EXERCISE INSTRUCTIONS. Write out every line of the data below exactly as given.

[Entries taken from a collection]
- Opening Delimiter -
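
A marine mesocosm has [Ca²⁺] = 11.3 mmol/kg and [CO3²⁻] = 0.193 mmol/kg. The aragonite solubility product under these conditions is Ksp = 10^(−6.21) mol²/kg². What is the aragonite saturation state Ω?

Ω = 3.54

Ksp = 10^(−6.21) = 6.166×10^-7
Ω = [Ca²⁺][CO3²⁻]/Ksp = (11.3×10^-3)(0.193×10^-3) / 6.166×10^-7 = 3.54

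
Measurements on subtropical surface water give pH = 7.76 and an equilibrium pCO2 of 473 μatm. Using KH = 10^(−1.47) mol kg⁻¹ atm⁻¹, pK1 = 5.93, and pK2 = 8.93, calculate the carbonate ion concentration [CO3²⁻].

[CO2*] = KH · pCO2 = 10^(−1.47) × 473×10^-6 = 1.603×10^-5 mol/kg
α₀ = 1/(1 + K1/[H⁺] + K1K2/[H⁺]²) = 1/(1 + 10^+1.83 + 10^+0.66) = 0.01367
DIC = [CO2*]/α₀ = 1.603×10^-5 / 0.01367 = 1.173 mmol/kg
[CO3²⁻] = α₂·DIC; α₂ = 0.06246, so [CO3²⁻] = 0.06246 × 1.173 = 0.0733 mmol/kg

[CO3²⁻] = 0.0733 mmol/kg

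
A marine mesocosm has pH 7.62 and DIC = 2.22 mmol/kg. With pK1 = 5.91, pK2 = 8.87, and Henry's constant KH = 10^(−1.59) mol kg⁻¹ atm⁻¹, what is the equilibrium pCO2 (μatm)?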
- Closing Delimiter -
TASK SOLUTION.
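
A marine mesocosm has [Ca²⁺] = 11.3 mmol/kg and [CO3²⁻] = 0.193 mmol/kg. The aragonite solubility product under these conditions is Ksp = 10^(−6.21) mol²/kg². What is the aragonite saturation state Ω?

Ω = 3.54

Ksp = 10^(−6.21) = 6.166×10^-7
Ω = [Ca²⁺][CO3²⁻]/Ksp = (11.3×10^-3)(0.193×10^-3) / 6.166×10^-7 = 3.54

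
Measurements on subtropical surface water give pH = 7.76 and an equilibrium pCO2 of 473 μatm. Using KH = 10^(−1.47) mol kg⁻¹ atm⁻¹, pK1 = 5.93, and pK2 = 8.93, calculate the carbonate ion concentration [CO3²⁻].

[CO2*] = KH · pCO2 = 10^(−1.47) × 473×10^-6 = 1.603×10^-5 mol/kg
α₀ = 1/(1 + K1/[H⁺] + K1K2/[H⁺]²) = 1/(1 + 10^+1.83 + 10^+0.66) = 0.01367
DIC = [CO2*]/α₀ = 1.603×10^-5 / 0.01367 = 1.173 mmol/kg
[CO3²⁻] = α₂·DIC; α₂ = 0.06246, so [CO3²⁻] = 0.06246 × 1.173 = 0.0733 mmol/kg

[CO3²⁻] = 0.0733 mmol/kg

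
A marine mesocosm has pH 7.62 and DIC = 2.22 mmol/kg. With pK1 = 5.91, pK2 = 8.87, and Henry's constant KH = 10^(−1.59) mol kg⁻¹ atm⁻¹, what is the equilibrium pCO2 (μatm)?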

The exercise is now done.